*Your instructions:*
Only the lines below starting at the one containing "Answer: -23877" and ending at the one containing "Answer: 597529/16 ≈ 37346." belong in the answer, each copied exactly.

*Dataset entries:*
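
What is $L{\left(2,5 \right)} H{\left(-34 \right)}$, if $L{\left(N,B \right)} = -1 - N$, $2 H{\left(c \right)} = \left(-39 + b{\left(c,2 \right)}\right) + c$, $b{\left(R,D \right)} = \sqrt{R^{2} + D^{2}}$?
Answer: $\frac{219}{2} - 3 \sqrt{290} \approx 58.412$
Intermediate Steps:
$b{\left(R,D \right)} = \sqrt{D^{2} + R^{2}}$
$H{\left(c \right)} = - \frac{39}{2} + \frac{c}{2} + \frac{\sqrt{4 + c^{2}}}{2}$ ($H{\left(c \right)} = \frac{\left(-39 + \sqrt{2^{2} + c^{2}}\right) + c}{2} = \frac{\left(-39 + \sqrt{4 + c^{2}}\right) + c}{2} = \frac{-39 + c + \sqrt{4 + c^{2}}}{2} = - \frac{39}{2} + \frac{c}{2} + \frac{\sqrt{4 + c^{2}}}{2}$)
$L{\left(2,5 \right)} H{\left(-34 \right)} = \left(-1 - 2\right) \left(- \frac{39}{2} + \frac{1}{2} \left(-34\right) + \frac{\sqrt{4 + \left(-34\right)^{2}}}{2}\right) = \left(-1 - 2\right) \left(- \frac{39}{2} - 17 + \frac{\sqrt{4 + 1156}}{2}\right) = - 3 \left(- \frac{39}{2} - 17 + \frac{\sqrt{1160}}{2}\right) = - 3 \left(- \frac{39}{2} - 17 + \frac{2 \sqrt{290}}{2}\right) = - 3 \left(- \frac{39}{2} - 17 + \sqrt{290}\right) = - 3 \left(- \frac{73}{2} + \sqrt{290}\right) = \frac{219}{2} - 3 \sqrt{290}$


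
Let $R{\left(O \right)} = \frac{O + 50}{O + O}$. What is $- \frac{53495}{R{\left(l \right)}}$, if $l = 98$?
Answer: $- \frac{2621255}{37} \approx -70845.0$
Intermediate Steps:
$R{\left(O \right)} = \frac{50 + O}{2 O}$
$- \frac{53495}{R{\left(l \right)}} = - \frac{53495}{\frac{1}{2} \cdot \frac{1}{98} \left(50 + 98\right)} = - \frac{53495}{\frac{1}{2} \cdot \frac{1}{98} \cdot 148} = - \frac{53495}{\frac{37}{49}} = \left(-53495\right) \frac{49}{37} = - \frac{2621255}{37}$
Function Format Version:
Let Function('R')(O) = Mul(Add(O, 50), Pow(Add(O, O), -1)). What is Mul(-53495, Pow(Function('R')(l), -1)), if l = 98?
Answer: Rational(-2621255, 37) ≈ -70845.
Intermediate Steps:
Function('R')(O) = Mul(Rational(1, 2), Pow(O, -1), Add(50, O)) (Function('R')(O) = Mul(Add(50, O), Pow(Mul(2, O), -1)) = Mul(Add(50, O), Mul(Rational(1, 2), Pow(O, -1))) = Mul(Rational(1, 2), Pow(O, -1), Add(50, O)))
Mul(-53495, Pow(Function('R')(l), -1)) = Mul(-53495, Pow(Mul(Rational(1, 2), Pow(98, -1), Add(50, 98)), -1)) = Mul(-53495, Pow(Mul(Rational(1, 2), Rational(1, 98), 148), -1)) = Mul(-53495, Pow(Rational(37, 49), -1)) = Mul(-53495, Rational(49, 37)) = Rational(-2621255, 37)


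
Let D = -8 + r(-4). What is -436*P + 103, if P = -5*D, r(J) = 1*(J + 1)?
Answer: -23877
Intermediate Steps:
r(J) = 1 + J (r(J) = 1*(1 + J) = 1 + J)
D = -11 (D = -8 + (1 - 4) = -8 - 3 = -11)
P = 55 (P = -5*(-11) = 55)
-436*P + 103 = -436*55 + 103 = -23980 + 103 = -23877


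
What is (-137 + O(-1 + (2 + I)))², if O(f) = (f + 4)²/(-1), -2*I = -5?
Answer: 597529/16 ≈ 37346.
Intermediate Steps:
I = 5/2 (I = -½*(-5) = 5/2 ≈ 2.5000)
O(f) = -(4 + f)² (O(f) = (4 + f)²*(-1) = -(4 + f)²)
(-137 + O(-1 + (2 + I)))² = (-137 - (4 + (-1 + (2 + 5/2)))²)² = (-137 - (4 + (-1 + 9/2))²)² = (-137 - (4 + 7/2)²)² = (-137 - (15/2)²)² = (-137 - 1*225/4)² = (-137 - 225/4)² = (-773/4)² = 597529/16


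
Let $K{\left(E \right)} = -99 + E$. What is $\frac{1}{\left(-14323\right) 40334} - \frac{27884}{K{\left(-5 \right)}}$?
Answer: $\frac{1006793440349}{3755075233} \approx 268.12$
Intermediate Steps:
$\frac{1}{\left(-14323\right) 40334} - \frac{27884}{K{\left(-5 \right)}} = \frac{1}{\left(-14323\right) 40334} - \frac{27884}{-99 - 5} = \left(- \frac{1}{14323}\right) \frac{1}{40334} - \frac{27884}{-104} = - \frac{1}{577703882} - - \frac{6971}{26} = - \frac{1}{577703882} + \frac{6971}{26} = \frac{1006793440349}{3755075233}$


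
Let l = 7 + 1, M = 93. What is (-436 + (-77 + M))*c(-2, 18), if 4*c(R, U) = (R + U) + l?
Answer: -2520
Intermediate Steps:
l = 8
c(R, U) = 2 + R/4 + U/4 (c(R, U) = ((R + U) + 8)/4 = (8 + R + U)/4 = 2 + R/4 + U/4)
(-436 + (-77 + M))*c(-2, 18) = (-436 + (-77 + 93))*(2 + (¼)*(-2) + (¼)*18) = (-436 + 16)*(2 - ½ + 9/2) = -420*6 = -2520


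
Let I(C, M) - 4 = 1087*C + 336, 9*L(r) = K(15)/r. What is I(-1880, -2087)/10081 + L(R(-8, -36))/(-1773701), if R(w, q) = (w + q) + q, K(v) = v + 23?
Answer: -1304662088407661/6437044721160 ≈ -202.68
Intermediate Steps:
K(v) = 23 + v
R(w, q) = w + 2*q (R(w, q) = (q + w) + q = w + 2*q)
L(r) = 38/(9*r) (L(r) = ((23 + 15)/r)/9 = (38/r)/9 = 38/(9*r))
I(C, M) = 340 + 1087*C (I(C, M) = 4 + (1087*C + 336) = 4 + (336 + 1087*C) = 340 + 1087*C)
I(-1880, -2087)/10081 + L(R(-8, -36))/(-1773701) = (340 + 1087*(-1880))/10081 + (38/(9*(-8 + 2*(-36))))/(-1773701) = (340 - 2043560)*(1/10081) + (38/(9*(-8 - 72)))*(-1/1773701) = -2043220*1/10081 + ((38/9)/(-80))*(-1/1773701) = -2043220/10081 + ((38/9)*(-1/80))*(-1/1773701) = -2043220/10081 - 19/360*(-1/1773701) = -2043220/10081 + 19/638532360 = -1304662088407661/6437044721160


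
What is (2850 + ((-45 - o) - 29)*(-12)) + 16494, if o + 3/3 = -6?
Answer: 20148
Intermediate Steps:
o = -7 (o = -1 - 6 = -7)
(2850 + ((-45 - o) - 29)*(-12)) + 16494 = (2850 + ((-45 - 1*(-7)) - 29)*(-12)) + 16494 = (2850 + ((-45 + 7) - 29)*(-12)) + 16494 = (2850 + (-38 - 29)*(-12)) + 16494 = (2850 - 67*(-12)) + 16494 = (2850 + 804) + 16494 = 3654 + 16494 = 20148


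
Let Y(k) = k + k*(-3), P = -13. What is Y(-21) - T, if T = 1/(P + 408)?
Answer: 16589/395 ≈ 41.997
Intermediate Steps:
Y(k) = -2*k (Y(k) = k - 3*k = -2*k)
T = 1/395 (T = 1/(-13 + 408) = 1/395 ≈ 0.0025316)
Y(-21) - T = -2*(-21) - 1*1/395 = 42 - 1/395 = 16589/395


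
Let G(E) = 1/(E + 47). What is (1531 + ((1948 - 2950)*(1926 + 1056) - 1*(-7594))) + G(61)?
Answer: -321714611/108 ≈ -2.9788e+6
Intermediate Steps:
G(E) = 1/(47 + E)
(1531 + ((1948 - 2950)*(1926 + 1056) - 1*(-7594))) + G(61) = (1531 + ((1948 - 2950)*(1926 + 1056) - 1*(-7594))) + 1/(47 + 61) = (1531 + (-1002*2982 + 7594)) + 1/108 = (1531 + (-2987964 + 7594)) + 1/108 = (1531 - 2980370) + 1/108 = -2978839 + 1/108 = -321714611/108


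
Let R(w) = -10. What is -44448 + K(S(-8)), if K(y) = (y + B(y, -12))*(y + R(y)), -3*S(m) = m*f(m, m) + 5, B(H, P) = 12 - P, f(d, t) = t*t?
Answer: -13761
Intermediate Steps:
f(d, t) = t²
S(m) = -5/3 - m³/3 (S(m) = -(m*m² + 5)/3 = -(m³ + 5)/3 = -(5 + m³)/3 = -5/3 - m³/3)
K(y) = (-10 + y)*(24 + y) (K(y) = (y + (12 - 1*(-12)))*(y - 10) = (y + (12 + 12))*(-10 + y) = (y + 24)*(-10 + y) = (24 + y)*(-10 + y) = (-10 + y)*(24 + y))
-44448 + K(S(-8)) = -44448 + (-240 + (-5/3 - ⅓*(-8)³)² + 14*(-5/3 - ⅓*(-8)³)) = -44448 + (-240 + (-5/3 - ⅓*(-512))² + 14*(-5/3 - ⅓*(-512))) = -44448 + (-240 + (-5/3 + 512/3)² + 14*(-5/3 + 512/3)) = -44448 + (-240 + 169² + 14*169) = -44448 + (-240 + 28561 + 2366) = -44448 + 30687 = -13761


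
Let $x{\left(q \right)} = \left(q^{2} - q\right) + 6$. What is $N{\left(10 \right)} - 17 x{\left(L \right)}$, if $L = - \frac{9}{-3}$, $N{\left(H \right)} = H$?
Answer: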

*Output of the exercise:*
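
Answer: -23877
Intermediate Steps:
r(J) = 1 + J (r(J) = 1*(1 + J) = 1 + J)
D = -11 (D = -8 + (1 - 4) = -8 - 3 = -11)
P = 55 (P = -5*(-11) = 55)
-436*P + 103 = -436*55 + 103 = -23980 + 103 = -23877


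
What is (-137 + O(-1 + (2 + I)))², if O(f) = (f + 4)²/(-1), -2*I = -5?
Answer: 597529/16 ≈ 37346.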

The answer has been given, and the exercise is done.